Activity:
The expected output is each line in the data below that includes the string "bitfields".

--------------------------------

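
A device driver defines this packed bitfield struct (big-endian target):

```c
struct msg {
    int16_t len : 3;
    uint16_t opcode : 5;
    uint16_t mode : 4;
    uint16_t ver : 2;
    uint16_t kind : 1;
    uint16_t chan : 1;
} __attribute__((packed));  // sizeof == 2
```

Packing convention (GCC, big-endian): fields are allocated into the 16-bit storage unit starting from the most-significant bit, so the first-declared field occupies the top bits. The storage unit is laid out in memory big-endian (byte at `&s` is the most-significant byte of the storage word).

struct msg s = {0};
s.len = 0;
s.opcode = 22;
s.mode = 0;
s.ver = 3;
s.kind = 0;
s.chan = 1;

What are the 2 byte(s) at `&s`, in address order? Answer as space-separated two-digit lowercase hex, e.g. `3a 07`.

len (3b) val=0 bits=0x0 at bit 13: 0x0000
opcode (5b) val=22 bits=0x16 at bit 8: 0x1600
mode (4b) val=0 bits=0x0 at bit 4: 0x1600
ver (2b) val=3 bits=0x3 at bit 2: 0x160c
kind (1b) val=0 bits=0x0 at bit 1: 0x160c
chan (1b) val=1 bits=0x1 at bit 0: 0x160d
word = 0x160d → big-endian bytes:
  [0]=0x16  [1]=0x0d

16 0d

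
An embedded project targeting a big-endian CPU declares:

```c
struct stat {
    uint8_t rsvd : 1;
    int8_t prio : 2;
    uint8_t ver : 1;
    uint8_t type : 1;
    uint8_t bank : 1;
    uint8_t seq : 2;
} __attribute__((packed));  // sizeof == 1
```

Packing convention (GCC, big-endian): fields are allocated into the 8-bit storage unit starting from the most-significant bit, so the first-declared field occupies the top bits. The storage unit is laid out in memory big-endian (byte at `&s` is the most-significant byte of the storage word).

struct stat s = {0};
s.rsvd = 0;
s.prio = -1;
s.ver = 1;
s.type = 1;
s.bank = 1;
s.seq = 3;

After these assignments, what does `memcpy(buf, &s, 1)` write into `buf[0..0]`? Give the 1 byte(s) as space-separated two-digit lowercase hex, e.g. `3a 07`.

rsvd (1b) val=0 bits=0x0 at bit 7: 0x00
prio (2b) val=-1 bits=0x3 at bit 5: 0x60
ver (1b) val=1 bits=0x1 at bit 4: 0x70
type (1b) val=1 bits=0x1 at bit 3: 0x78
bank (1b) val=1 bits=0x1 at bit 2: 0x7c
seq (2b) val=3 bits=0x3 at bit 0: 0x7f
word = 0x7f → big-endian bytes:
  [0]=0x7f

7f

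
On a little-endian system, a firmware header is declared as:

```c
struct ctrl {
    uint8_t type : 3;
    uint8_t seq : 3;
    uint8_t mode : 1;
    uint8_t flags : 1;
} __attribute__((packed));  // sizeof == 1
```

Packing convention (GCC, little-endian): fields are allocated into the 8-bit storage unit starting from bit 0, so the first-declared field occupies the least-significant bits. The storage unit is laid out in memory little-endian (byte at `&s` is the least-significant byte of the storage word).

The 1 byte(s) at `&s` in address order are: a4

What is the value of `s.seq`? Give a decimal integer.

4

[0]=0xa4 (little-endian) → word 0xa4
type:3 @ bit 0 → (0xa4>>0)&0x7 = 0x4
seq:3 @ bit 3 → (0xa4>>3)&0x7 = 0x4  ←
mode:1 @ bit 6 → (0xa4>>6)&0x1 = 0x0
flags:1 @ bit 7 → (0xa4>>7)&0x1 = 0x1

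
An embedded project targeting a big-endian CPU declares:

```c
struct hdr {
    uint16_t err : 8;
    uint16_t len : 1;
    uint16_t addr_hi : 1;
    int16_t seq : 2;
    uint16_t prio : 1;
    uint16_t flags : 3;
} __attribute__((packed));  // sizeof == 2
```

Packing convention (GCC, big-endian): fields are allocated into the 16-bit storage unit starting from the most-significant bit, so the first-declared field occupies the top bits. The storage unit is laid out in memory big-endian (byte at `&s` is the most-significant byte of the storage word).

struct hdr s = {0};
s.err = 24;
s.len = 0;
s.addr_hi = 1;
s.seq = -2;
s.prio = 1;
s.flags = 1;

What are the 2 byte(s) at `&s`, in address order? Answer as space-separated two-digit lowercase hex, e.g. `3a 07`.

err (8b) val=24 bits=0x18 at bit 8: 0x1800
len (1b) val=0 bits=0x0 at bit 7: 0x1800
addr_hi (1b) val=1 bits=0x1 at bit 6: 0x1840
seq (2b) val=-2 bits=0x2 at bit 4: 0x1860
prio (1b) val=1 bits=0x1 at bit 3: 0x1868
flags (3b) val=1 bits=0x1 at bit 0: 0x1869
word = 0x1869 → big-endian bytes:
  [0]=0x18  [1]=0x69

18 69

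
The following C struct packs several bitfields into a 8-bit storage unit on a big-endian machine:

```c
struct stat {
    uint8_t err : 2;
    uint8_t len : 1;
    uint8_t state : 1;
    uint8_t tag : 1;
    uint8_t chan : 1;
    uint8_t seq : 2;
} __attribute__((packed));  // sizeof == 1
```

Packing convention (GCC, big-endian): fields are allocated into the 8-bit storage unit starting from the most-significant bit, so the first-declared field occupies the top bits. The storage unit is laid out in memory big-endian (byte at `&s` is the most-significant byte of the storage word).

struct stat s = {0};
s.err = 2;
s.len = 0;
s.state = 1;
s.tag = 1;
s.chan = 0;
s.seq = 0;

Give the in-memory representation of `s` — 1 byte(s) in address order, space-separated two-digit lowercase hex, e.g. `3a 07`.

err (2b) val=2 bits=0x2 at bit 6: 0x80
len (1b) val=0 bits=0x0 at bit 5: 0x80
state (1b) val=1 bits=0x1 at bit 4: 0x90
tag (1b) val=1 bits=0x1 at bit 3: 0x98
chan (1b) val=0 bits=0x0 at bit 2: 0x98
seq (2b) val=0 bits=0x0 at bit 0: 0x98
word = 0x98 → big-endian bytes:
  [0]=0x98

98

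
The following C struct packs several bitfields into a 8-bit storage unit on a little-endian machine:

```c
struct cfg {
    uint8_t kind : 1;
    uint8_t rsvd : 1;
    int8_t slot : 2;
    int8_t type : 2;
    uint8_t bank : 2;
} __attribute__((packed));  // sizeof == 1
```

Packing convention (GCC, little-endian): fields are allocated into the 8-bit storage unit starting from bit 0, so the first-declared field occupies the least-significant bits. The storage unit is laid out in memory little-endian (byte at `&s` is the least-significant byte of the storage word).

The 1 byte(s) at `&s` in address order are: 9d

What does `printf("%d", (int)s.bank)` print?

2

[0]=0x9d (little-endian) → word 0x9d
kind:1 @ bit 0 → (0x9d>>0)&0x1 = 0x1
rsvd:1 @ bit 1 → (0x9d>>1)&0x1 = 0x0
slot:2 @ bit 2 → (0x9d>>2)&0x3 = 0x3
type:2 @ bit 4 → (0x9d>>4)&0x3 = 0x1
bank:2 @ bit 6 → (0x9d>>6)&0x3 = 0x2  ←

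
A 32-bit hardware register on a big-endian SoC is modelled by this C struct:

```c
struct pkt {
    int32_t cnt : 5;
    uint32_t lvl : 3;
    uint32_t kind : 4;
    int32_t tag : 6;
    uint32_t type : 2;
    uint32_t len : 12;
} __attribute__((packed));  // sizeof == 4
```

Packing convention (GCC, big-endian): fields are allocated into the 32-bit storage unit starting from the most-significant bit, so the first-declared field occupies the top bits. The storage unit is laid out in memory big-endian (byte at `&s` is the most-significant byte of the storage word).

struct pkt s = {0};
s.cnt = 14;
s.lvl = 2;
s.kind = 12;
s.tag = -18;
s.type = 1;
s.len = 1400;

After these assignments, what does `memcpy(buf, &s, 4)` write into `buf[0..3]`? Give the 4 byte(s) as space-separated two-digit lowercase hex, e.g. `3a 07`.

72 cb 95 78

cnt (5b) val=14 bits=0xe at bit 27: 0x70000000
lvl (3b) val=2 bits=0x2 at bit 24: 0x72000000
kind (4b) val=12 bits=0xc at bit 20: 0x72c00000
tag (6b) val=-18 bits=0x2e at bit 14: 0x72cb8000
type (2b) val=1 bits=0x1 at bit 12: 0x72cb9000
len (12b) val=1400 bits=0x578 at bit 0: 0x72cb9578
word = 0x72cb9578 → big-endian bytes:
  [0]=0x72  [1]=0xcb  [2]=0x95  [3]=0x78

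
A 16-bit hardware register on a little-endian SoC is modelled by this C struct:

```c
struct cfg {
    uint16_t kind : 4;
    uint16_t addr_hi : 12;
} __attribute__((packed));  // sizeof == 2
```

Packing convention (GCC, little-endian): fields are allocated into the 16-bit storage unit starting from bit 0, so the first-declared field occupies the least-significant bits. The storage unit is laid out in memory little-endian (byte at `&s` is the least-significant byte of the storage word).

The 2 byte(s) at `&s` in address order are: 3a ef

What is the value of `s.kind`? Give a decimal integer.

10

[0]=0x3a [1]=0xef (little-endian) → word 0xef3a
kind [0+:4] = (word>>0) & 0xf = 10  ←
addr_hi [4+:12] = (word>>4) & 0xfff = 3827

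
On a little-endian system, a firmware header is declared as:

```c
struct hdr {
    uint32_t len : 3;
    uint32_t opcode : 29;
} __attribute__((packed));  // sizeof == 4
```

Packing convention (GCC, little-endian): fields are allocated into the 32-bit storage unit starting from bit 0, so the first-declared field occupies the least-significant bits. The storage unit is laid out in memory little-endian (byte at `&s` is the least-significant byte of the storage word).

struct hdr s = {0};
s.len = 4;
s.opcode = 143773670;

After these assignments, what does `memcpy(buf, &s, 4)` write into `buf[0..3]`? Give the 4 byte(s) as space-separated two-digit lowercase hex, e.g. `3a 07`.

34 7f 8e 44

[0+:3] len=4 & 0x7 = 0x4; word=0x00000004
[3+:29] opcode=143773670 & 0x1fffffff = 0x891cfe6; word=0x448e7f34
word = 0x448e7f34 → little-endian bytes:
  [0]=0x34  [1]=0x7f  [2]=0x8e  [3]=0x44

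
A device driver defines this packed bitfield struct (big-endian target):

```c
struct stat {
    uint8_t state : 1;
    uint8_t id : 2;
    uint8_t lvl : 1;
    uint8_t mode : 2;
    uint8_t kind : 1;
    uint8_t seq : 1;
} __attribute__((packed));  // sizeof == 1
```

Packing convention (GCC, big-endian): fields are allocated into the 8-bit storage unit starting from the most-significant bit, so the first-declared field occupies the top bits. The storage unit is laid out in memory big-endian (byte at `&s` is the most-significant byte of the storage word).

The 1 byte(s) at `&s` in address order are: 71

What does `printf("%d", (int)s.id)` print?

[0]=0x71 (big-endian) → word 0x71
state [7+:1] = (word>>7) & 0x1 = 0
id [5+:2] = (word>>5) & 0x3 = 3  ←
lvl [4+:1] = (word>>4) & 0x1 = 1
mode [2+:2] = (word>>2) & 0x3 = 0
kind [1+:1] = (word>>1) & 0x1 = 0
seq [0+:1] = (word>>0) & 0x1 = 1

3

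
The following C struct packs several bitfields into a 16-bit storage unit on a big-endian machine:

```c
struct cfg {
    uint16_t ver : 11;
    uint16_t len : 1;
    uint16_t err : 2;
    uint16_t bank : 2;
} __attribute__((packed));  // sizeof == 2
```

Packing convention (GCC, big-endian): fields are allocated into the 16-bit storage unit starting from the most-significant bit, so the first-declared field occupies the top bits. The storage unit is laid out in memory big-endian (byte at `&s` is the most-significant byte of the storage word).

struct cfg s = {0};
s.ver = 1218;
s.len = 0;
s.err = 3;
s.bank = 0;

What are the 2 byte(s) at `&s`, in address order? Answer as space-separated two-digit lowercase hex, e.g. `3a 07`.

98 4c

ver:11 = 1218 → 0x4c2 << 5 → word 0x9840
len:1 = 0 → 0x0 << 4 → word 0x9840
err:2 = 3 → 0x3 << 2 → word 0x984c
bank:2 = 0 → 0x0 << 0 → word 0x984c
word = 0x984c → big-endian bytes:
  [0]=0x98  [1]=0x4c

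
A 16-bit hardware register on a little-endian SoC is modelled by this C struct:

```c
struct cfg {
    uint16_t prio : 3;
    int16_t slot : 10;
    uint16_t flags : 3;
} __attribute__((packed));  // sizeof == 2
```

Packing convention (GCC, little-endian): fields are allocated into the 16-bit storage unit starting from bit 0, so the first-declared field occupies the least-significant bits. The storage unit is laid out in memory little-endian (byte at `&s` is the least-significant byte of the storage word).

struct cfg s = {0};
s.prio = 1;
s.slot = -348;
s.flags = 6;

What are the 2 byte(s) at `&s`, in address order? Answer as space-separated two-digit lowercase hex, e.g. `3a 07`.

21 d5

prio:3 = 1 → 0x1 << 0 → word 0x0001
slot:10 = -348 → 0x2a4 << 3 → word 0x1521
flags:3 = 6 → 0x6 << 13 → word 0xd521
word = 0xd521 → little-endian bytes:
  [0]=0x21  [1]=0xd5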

--------------------------------

Task result:
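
The following C struct packs several bitfields into a 8-bit storage unit on a big-endian machine:
The following C struct packs several bitfields into a 8-bit storage unit on a little-endian machine:
The following C struct packs several bitfields into a 16-bit storage unit on a big-endian machine: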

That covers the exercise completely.